▶ _TASK STATEMENT_:
From the records below, state how many lines include the word "Interpret", giving only that number.

▶ _SOURCE DATA_:
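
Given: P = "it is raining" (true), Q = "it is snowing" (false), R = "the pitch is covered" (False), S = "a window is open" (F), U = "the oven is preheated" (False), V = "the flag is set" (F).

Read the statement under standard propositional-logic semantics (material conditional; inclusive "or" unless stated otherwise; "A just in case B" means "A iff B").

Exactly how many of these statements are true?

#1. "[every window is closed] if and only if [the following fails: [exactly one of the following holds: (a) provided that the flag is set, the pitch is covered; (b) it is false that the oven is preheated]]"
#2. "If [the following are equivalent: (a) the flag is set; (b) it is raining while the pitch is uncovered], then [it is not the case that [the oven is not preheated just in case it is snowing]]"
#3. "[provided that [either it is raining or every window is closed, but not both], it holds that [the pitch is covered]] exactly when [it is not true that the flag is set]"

3

#1: Parsed as ~S <-> ~((V -> R) xor ~U)

~S = ~F = T
V -> R = F -> F = T
~U = ~F = T
(V -> R) xor ~U = T xor T = F
~((V -> R) xor ~U) = ~F = T
~S <-> ~((V -> R) xor ~U) = T <-> T = T
Thus #1 is true.

#2: Parsed as (V <-> (P & ~R)) -> ~(~U <-> Q)

~R = ~F = T
P & ~R = T & T = T
V <-> (P & ~R) = F <-> T = F
~U = ~F = T
~U <-> Q = T <-> F = F
~(~U <-> Q) = ~F = T
(V <-> (P & ~R)) -> ~(~U <-> Q) = F -> T = T
So #2 is true.

#3: Parsed as ((P xor ~S) -> R) <-> ~V

~S = ~F = T
P xor ~S = T xor T = F
(P xor ~S) -> R = F -> F = T
~V = ~F = T
((P xor ~S) -> R) <-> ~V = T <-> T = T
Thus #3 is true.

3 of the 3 statements are true (#1, #2, #3).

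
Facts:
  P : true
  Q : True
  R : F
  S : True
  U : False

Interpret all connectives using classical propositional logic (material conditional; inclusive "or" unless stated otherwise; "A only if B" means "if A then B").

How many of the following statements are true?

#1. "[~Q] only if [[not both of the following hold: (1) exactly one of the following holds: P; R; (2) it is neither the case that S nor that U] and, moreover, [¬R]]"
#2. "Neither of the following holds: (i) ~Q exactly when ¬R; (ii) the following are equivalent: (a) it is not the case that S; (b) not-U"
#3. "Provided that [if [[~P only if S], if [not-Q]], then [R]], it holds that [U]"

3

#1: In symbols: ¬Q → (((P ⊕ R) ↑ (S ↓ U)) ∧ ¬R)

¬Q = ¬T = F
P ⊕ R = T ⊕ F = T
S ↓ U = T ↓ F = F
(P ⊕ R) ↑ (S ↓ U) = T ↑ F = T
¬R = ¬F = T
((P ⊕ R) ↑ (S ↓ U)) ∧ ¬R = T ∧ T = T
¬Q → (((P ⊕ R) ↑ (S ↓ U)) ∧ ¬R) = F → T = T
So #1 is true.

#2: This is (¬Q ↔ ¬R) ↓ (¬S ↔ ¬U).

¬Q = ¬T = F
¬R = ¬F = T
¬Q ↔ ¬R = F ↔ T = F
¬S = ¬T = F
¬U = ¬F = T
¬S ↔ ¬U = F ↔ T = F
(¬Q ↔ ¬R) ↓ (¬S ↔ ¬U) = F ↓ F = T
So #2 is true.

#3: Parsed as ((¬Q → (¬P → S)) → R) → U

¬Q = ¬T = F
¬P = ¬T = F
¬P → S = F → T = T
¬Q → (¬P → S) = F → T = T
(¬Q → (¬P → S)) → R = T → F = F
((¬Q → (¬P → S)) → R) → U = F → F = T
Hence #3 is true.

Count: 3.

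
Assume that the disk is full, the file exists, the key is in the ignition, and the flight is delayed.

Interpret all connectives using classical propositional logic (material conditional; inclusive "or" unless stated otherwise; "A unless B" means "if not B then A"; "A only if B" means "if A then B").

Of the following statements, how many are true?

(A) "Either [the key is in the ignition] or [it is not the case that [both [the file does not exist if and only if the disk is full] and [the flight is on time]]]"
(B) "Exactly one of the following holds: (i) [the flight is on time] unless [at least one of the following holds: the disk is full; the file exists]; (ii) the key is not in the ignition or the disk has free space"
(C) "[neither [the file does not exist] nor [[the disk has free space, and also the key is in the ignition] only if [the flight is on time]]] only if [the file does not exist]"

3

Let D = "the key is in the ignition" (T), H = "the file exists" (T), P = "the disk is full" (T), K = "the flight is delayed" (T).

(A): Parsed as D ∨ ¬((¬H ↔ P) ∧ ¬K)

¬H = ¬T = F
¬H ↔ P = F ↔ T = F
¬K = ¬T = F
(¬H ↔ P) ∧ ¬K = F ∧ F = F
¬((¬H ↔ P) ∧ ¬K) = ¬F = T
D ∨ ¬((¬H ↔ P) ∧ ¬K) = T ∨ T = T
Thus (A) is true.

(B): This is (¬K ∨ (P ∨ H)) ⊕ (¬D ∨ ¬P).

¬K = ¬T = F
P ∨ H = T ∨ T = T
¬K ∨ (P ∨ H) = F ∨ T = T
¬D = ¬T = F
¬P = ¬T = F
¬D ∨ ¬P = F ∨ F = F
(¬K ∨ (P ∨ H)) ⊕ (¬D ∨ ¬P) = T ⊕ F = T
Hence (B) is true.

(C): This is (¬H ↓ ((¬P ∧ D) → ¬K)) → ¬H.

¬H = ¬T = F
¬P = ¬T = F
¬P ∧ D = F ∧ T = F
¬K = ¬T = F
(¬P ∧ D) → ¬K = F → F = T
¬H ↓ ((¬P ∧ D) → ¬K) = F ↓ T = F
¬H = ¬T = F
(¬H ↓ ((¬P ∧ D) → ¬K)) → ¬H = F → F = T
Thus (C) is true.

Count: 3.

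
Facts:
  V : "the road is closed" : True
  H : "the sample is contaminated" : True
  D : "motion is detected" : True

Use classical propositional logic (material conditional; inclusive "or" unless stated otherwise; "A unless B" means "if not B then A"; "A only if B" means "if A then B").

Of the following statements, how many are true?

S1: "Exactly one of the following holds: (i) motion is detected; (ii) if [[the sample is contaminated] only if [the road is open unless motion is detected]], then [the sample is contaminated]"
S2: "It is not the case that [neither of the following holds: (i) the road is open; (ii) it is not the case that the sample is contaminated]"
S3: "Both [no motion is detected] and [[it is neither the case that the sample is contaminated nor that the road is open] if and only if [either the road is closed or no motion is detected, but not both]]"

S1: This is D xor ((H -> (~V | D)) -> H).

~V = ~T = F
~V | D = F | T = T
H -> (~V | D) = T -> T = T
(H -> (~V | D)) -> H = T -> T = T
D xor ((H -> (~V | D)) -> H) = T xor T = F
Thus S1 is false.

S2: Formalization: ~(~V nor ~H)

~V = ~T = F
~H = ~T = F
~V nor ~H = F nor F = T
~(~V nor ~H) = ~T = F
So S2 is false.

S3: Parsed as ~D & ((H nor ~V) <-> (V xor ~D))

~D = ~T = F
~V = ~T = F
H nor ~V = T nor F = F
~D = ~T = F
V xor ~D = T xor F = T
(H nor ~V) <-> (V xor ~D) = F <-> T = F
~D & ((H nor ~V) <-> (V xor ~D)) = F & F = F
Hence S3 is false.

True statements: 0 (none).

0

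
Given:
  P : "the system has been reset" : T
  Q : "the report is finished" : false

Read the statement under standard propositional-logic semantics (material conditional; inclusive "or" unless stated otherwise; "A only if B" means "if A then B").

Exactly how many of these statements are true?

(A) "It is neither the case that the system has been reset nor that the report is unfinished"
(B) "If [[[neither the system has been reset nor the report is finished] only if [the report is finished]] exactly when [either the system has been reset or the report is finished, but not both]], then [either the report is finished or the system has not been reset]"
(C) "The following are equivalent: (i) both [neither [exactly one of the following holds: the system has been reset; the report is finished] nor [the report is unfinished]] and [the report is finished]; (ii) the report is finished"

(A): Parsed as P nor ~Q

~Q = ~F = T
P nor ~Q = T nor T = F
Thus (A) is false.

(B): This is (((P nor Q) -> Q) <-> (P xor Q)) -> (Q | ~P).

P nor Q = T nor F = F
(P nor Q) -> Q = F -> F = T
P xor Q = T xor F = T
((P nor Q) -> Q) <-> (P xor Q) = T <-> T = T
~P = ~T = F
Q | ~P = F | F = F
(((P nor Q) -> Q) <-> (P xor Q)) -> (Q | ~P) = T -> F = F
So (B) is false.

(C): In symbols: (((P xor Q) nor ~Q) & Q) <-> Q

P xor Q = T xor F = T
~Q = ~F = T
(P xor Q) nor ~Q = T nor T = F
((P xor Q) nor ~Q) & Q = F & F = F
(((P xor Q) nor ~Q) & Q) <-> Q = F <-> F = T
Thus (C) is true.

1 of the 3 statements is true ((C)).

1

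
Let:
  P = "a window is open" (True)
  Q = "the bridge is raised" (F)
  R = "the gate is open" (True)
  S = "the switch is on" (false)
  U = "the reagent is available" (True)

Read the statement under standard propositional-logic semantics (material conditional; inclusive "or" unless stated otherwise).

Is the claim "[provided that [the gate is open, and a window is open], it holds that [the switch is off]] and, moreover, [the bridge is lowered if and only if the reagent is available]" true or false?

Values: R=True, P=True, S=False, Q=False, U=True.
In symbols: ((R and P) -> not S) and (not Q iff U)

R and P = True and True = True
not S = not False = True
(R and P) -> not S = True -> True = True
not Q = not False = True
not Q iff U = True iff True = True
((R and P) -> not S) and (not Q iff U) = True and True = True

True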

▶ _SOLUTION FOR THIS EXERCISE_:
2